**EXERCISE:** Restate the entries word for word, omitting nothing.

Collected data entries:

=-=-=-=-=

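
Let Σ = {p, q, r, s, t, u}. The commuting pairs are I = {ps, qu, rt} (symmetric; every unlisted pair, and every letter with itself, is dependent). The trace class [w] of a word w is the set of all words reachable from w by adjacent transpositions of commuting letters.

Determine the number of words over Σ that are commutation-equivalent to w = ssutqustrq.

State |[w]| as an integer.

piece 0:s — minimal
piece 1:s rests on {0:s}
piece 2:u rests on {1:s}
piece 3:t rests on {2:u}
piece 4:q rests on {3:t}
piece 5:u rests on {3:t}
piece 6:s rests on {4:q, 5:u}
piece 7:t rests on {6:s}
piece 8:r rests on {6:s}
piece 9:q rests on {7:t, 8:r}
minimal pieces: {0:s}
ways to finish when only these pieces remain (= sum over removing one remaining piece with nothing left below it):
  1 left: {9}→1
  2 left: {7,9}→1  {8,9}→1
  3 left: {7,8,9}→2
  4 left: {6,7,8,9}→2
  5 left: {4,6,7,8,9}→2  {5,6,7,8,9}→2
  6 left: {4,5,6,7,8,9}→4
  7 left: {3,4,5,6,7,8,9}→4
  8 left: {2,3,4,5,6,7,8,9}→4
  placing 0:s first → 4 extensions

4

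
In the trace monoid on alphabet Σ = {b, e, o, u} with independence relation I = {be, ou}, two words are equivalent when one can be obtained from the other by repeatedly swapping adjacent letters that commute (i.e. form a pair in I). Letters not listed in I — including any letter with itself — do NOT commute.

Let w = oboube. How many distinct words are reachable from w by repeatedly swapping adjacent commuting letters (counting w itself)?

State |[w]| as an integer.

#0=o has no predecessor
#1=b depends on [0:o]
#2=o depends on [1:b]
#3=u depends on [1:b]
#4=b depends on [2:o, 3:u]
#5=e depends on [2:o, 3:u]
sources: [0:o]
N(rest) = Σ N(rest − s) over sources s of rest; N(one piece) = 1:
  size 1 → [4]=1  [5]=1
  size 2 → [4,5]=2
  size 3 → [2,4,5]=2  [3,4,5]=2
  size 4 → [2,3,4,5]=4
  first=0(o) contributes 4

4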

=-=-=-=-=

**REPLY TO THE TASK:**
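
Let Σ = {p, q, r, s, t, u}. The commuting pairs are I = {ps, qu, rt} (symmetric; every unlisted pair, and every letter with itself, is dependent). The trace class [w] of a word w is the set of all words reachable from w by adjacent transpositions of commuting letters.

Determine the number of words over Σ that are commutation-equivalent to w = ssutqustrq.

State |[w]| as an integer.

piece 0:s — minimal
piece 1:s rests on {0:s}
piece 2:u rests on {1:s}
piece 3:t rests on {2:u}
piece 4:q rests on {3:t}
piece 5:u rests on {3:t}
piece 6:s rests on {4:q, 5:u}
piece 7:t rests on {6:s}
piece 8:r rests on {6:s}
piece 9:q rests on {7:t, 8:r}
minimal pieces: {0:s}
ways to finish when only these pieces remain (= sum over removing one remaining piece with nothing left below it):
  1 left: {9}→1
  2 left: {7,9}→1  {8,9}→1
  3 left: {7,8,9}→2
  4 left: {6,7,8,9}→2
  5 left: {4,6,7,8,9}→2  {5,6,7,8,9}→2
  6 left: {4,5,6,7,8,9}→4
  7 left: {3,4,5,6,7,8,9}→4
  8 left: {2,3,4,5,6,7,8,9}→4
  placing 0:s first → 4 extensions

4

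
In the trace monoid on alphabet Σ = {b, e, o, u} with independence relation I = {be, ou}, two words are equivalent when one can be obtained from the other by repeatedly swapping adjacent letters that commute (i.e. form a pair in I). Letters not listed in I — including any letter with itself — do NOT commute.

Let w = oboube. How many distinct words are reachable from w by repeatedly swapping adjacent commuting letters (counting w itself)?

State |[w]| as an integer.

#0=o has no predecessor
#1=b depends on [0:o]
#2=o depends on [1:b]
#3=u depends on [1:b]
#4=b depends on [2:o, 3:u]
#5=e depends on [2:o, 3:u]
sources: [0:o]
N(rest) = Σ N(rest − s) over sources s of rest; N(one piece) = 1:
  size 1 → [4]=1  [5]=1
  size 2 → [4,5]=2
  size 3 → [2,4,5]=2  [3,4,5]=2
  size 4 → [2,3,4,5]=4
  first=0(o) contributes 4

4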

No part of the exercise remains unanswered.